**How to complete this task:**
All of the entries must be output exactly as they are.

Collected data entries:
=== Begin Enclosure ===

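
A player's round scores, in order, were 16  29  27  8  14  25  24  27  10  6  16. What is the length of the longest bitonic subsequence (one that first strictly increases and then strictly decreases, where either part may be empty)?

inc[i] = longest strictly increasing subsequence ending at i; dec[i] = longest strictly decreasing subsequence starting at i:
i:      1  2  3  4  5  6  7  8  9 10 11
a[i]:  16 29 27  8 14 25 24 27 10  6 16
inc:    1  2  2  1  2  3  3  4  2  1  3
dec:    4  6  5  2  3  4  3  3  2  1  1
Best peak at i=2 (value 29): inc=2, dec=6, length 2+6−1 = 7.

7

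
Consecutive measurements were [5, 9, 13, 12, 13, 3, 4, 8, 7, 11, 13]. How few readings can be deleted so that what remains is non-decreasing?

Fewest deletions = n − (longest non-decreasing subsequence).
Patience tails:
5 → extends → [5]
9 → extends → [5, 9]
13 → extends → [5, 9, 13]
12 → replaces 13 → [5, 9, 12]
13 → extends → [5, 9, 12, 13]
3 → replaces 5 → [3, 9, 12, 13]
4 → replaces 9 → [3, 4, 12, 13]
8 → replaces 12 → [3, 4, 8, 13]
7 → replaces 8 → [3, 4, 7, 13]
11 → replaces 13 → [3, 4, 7, 11]
13 → extends → [3, 4, 7, 11, 13]
Longest non-decreasing subsequence has length 5, so deletions = 11 − 5 = 6.

6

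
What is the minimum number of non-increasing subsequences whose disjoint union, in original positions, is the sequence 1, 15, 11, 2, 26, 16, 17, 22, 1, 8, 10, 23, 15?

Place each on the leftmost legal pile:
1 → new pile 1 (tops now [1])
15 → new pile 2 (tops now [1, 15])
11 → pile 2 (tops now [1, 11])
2 → pile 2 (tops now [1, 2])
26 → new pile 3 (tops now [1, 2, 26])
16 → pile 3 (tops now [1, 2, 16])
17 → new pile 4 (tops now [1, 2, 16, 17])
22 → new pile 5 (tops now [1, 2, 16, 17, 22])
1 → pile 1 (tops now [1, 2, 16, 17, 22])
8 → pile 3 (tops now [1, 2, 8, 17, 22])
10 → pile 4 (tops now [1, 2, 8, 10, 22])
23 → new pile 6 (tops now [1, 2, 8, 10, 22, 23])
15 → pile 5 (tops now [1, 2, 8, 10, 15, 23])
Six piles.

6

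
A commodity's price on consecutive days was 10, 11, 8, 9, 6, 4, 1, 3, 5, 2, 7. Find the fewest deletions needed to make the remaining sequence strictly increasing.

Fewest deletions = n − (longest strictly increasing subsequence).
Patience tails:
10 → extends → [10]
11 → extends → [10, 11]
8 → replaces 10 → [8, 11]
9 → replaces 11 → [8, 9]
6 → replaces 8 → [6, 9]
4 → replaces 6 → [4, 9]
1 → replaces 4 → [1, 9]
3 → replaces 9 → [1, 3]
5 → extends → [1, 3, 5]
2 → replaces 3 → [1, 2, 5]
7 → extends → [1, 2, 5, 7]
Longest strictly increasing subsequence has length 4, so deletions = 11 − 4 = 7.

7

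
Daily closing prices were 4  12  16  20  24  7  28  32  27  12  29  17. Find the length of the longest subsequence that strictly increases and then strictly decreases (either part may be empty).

inc[i] = longest strictly increasing subsequence ending at i; dec[i] = longest strictly decreasing subsequence starting at i:
i:      1  2  3  4  5  6  7  8  9 10 11 12
a[i]:   4 12 16 20 24  7 28 32 27 12 29 17
inc:    1  2  3  4  5  2  6  7  6  3  7  4
dec:    1  2  2  2  2  1  3  3  2  1  2  1
Best peak at i=8 (value 32): inc=7, dec=3, length 7+3−1 = 9.

9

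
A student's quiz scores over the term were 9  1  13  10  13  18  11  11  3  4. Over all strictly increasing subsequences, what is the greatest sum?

50

Let S[i] be the best sum of a strictly increasing subsequence ending at i:
i:      1  2  3  4  5  6  7  8  9 10
a[i]:   9  1 13 10 13 18 11 11  3  4
S:      9  1 22 19 32 50 30 30  4  8
Maximum is 50 (e.g. 9 + 10 + 13 + 18).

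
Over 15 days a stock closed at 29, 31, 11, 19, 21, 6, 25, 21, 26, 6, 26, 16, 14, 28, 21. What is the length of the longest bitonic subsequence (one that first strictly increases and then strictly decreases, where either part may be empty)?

7

inc[i] = longest strictly increasing subsequence ending at i; dec[i] = longest strictly decreasing subsequence starting at i:
i:      1  2  3  4  5  6  7  8  9 10 11 12 13 14 15
a[i]:  29 31 11 19 21  6 25 21 26  6 26 16 14 28 21
inc:    1  2  1  2  3  1  4  3  5  1  5  2  2  6  3
dec:    5  5  2  3  3  1  4  3  3  1  3  2  1  2  1
Best peak at i=7 (value 25): inc=4, dec=4, length 4+4−1 = 7.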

=== End Enclosure ===

**Output of the exercise:**
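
A player's round scores, in order, were 16  29  27  8  14  25  24  27  10  6  16. What is the length of the longest bitonic subsequence (one that first strictly increases and then strictly decreases, where either part may be empty)?

inc[i] = longest strictly increasing subsequence ending at i; dec[i] = longest strictly decreasing subsequence starting at i:
i:      1  2  3  4  5  6  7  8  9 10 11
a[i]:  16 29 27  8 14 25 24 27 10  6 16
inc:    1  2  2  1  2  3  3  4  2  1  3
dec:    4  6  5  2  3  4  3  3  2  1  1
Best peak at i=2 (value 29): inc=2, dec=6, length 2+6−1 = 7.

7

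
Consecutive measurements were [5, 9, 13, 12, 13, 3, 4, 8, 7, 11, 13]. How few readings can be deleted so that what remains is non-decreasing?

Fewest deletions = n − (longest non-decreasing subsequence).
Patience tails:
5 → extends → [5]
9 → extends → [5, 9]
13 → extends → [5, 9, 13]
12 → replaces 13 → [5, 9, 12]
13 → extends → [5, 9, 12, 13]
3 → replaces 5 → [3, 9, 12, 13]
4 → replaces 9 → [3, 4, 12, 13]
8 → replaces 12 → [3, 4, 8, 13]
7 → replaces 8 → [3, 4, 7, 13]
11 → replaces 13 → [3, 4, 7, 11]
13 → extends → [3, 4, 7, 11, 13]
Longest non-decreasing subsequence has length 5, so deletions = 11 − 5 = 6.

6

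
What is the minimum number of non-increasing subsequences whose disjoint union, in original positions, is the sequence 1, 15, 11, 2, 26, 16, 17, 22, 1, 8, 10, 23, 15?

Place each on the leftmost legal pile:
1 → new pile 1 (tops now [1])
15 → new pile 2 (tops now [1, 15])
11 → pile 2 (tops now [1, 11])
2 → pile 2 (tops now [1, 2])
26 → new pile 3 (tops now [1, 2, 26])
16 → pile 3 (tops now [1, 2, 16])
17 → new pile 4 (tops now [1, 2, 16, 17])
22 → new pile 5 (tops now [1, 2, 16, 17, 22])
1 → pile 1 (tops now [1, 2, 16, 17, 22])
8 → pile 3 (tops now [1, 2, 8, 17, 22])
10 → pile 4 (tops now [1, 2, 8, 10, 22])
23 → new pile 6 (tops now [1, 2, 8, 10, 22, 23])
15 → pile 5 (tops now [1, 2, 8, 10, 15, 23])
Six piles.

6

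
A commodity's price on consecutive days was 10, 11, 8, 9, 6, 4, 1, 3, 5, 2, 7. Find the fewest deletions needed to make the remaining sequence strictly increasing.

Fewest deletions = n − (longest strictly increasing subsequence).
Patience tails:
10 → extends → [10]
11 → extends → [10, 11]
8 → replaces 10 → [8, 11]
9 → replaces 11 → [8, 9]
6 → replaces 8 → [6, 9]
4 → replaces 6 → [4, 9]
1 → replaces 4 → [1, 9]
3 → replaces 9 → [1, 3]
5 → extends → [1, 3, 5]
2 → replaces 3 → [1, 2, 5]
7 → extends → [1, 2, 5, 7]
Longest strictly increasing subsequence has length 4, so deletions = 11 − 4 = 7.

7

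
Daily closing prices were 4  12  16  20  24  7  28  32  27  12  29  17. Find the length of the longest subsequence that strictly increases and then strictly decreases (either part may be empty).

inc[i] = longest strictly increasing subsequence ending at i; dec[i] = longest strictly decreasing subsequence starting at i:
i:      1  2  3  4  5  6  7  8  9 10 11 12
a[i]:   4 12 16 20 24  7 28 32 27 12 29 17
inc:    1  2  3  4  5  2  6  7  6  3  7  4
dec:    1  2  2  2  2  1  3  3  2  1  2  1
Best peak at i=8 (value 32): inc=7, dec=3, length 7+3−1 = 9.

9

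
A student's quiz scores over the term were 9  1  13  10  13  18  11  11  3  4. Over all strictly increasing subsequences, what is the greatest sum?

50

Let S[i] be the best sum of a strictly increasing subsequence ending at i:
i:      1  2  3  4  5  6  7  8  9 10
a[i]:   9  1 13 10 13 18 11 11  3  4
S:      9  1 22 19 32 50 30 30  4  8
Maximum is 50 (e.g. 9 + 10 + 13 + 18).

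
Over 15 days a stock closed at 29, 31, 11, 19, 21, 6, 25, 21, 26, 6, 26, 16, 14, 28, 21. What is the length of the longest bitonic subsequence (one that first strictly increases and then strictly decreases, where either part may be empty)?

7

inc[i] = longest strictly increasing subsequence ending at i; dec[i] = longest strictly decreasing subsequence starting at i:
i:      1  2  3  4  5  6  7  8  9 10 11 12 13 14 15
a[i]:  29 31 11 19 21  6 25 21 26  6 26 16 14 28 21
inc:    1  2  1  2  3  1  4  3  5  1  5  2  2  6  3
dec:    5  5  2  3  3  1  4  3  3  1  3  2  1  2  1
Best peak at i=7 (value 25): inc=4, dec=4, length 4+4−1 = 7.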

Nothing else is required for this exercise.